Work to complete: Copy the lines verbatim, beginning with the line that contains "Answer: I*√14633 ≈ 120.97*I" and continuing through the end of the data, and only those lines.

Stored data
BEGIN

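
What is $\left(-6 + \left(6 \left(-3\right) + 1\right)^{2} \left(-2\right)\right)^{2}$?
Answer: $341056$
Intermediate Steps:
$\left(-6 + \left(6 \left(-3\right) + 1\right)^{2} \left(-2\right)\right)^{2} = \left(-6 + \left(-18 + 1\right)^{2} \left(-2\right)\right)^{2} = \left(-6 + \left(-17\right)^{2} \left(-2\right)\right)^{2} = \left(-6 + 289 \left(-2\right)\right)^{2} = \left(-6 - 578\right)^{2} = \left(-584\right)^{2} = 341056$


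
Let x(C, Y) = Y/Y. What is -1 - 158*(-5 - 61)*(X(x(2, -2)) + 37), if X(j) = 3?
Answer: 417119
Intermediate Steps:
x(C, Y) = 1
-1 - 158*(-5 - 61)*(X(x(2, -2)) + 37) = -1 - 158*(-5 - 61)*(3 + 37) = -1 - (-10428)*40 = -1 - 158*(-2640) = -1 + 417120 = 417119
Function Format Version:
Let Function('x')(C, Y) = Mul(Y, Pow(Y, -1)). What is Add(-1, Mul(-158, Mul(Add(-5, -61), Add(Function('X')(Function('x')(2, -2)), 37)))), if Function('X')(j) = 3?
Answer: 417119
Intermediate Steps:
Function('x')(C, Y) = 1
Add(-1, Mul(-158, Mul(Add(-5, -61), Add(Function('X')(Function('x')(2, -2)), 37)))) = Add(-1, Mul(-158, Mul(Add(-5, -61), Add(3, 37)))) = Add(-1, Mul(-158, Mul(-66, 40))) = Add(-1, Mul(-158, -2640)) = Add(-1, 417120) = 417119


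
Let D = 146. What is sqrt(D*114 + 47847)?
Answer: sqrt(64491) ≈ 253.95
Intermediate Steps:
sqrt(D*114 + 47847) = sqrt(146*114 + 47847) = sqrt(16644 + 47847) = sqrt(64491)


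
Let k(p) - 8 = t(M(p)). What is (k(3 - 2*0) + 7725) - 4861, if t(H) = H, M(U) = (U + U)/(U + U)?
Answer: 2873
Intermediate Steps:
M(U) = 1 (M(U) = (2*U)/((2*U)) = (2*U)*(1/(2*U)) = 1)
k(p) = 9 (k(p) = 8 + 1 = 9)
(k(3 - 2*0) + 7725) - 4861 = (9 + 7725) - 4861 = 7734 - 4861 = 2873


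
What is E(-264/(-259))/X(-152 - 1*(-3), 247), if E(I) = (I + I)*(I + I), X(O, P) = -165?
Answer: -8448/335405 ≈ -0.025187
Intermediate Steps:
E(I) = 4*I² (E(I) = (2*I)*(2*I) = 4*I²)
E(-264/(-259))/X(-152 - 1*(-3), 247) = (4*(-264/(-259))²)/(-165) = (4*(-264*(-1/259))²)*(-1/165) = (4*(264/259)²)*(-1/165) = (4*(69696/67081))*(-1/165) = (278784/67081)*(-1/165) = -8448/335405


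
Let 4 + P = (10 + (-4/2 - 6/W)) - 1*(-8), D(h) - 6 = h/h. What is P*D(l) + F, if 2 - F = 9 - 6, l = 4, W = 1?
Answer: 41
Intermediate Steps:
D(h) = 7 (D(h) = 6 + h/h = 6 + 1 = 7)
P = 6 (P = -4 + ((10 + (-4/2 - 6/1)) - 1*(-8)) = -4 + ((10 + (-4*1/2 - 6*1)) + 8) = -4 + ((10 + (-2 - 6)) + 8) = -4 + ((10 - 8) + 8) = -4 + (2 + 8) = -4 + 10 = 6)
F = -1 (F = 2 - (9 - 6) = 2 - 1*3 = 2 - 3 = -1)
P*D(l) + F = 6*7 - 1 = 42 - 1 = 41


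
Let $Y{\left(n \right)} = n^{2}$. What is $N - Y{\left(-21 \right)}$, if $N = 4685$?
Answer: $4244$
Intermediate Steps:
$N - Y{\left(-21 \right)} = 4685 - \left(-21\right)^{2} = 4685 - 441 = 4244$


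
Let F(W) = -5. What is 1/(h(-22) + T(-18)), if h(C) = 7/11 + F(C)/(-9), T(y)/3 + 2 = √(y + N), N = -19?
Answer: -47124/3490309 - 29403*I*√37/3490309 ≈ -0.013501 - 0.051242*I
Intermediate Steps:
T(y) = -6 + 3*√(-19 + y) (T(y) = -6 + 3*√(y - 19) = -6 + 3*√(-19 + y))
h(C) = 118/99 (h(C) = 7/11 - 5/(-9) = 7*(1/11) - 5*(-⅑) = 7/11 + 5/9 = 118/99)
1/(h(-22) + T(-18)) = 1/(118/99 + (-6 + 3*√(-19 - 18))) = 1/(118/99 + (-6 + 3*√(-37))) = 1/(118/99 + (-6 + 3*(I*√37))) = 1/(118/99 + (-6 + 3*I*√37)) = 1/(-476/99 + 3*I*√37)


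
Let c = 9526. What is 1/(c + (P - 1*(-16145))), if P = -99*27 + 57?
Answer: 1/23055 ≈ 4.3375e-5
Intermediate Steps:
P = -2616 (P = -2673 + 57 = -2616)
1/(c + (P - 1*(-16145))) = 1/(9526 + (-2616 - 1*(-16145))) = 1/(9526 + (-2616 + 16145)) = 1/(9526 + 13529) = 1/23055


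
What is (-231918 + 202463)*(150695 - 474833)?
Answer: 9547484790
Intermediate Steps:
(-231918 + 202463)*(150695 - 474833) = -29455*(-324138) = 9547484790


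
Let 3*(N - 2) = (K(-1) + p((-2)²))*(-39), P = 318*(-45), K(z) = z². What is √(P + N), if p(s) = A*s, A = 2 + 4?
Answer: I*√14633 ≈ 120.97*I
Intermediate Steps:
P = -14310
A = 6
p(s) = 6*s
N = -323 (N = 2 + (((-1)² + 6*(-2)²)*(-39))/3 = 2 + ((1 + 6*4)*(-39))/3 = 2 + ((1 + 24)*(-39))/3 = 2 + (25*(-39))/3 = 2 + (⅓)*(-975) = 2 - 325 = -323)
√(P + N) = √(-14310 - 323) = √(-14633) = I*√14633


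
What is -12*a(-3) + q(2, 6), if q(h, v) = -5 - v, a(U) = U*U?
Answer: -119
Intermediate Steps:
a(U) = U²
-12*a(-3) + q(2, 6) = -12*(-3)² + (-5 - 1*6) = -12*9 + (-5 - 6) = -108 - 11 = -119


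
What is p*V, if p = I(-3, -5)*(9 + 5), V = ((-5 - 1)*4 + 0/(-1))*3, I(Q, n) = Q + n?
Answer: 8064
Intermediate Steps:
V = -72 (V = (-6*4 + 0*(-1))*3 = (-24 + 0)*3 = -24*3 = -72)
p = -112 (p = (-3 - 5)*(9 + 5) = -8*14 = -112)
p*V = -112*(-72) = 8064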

END

The answer:
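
Answer: I*√14633 ≈ 120.97*I
Intermediate Steps:
P = -14310
A = 6
p(s) = 6*s
N = -323 (N = 2 + (((-1)² + 6*(-2)²)*(-39))/3 = 2 + ((1 + 6*4)*(-39))/3 = 2 + ((1 + 24)*(-39))/3 = 2 + (25*(-39))/3 = 2 + (⅓)*(-975) = 2 - 325 = -323)
√(P + N) = √(-14310 - 323) = √(-14633) = I*√14633


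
What is -12*a(-3) + q(2, 6), if q(h, v) = -5 - v, a(U) = U*U?
Answer: -119
Intermediate Steps:
a(U) = U²
-12*a(-3) + q(2, 6) = -12*(-3)² + (-5 - 1*6) = -12*9 + (-5 - 6) = -108 - 11 = -119


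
What is p*V, if p = I(-3, -5)*(9 + 5), V = ((-5 - 1)*4 + 0/(-1))*3, I(Q, n) = Q + n?
Answer: 8064
Intermediate Steps:
V = -72 (V = (-6*4 + 0*(-1))*3 = (-24 + 0)*3 = -24*3 = -72)
p = -112 (p = (-3 - 5)*(9 + 5) = -8*14 = -112)
p*V = -112*(-72) = 8064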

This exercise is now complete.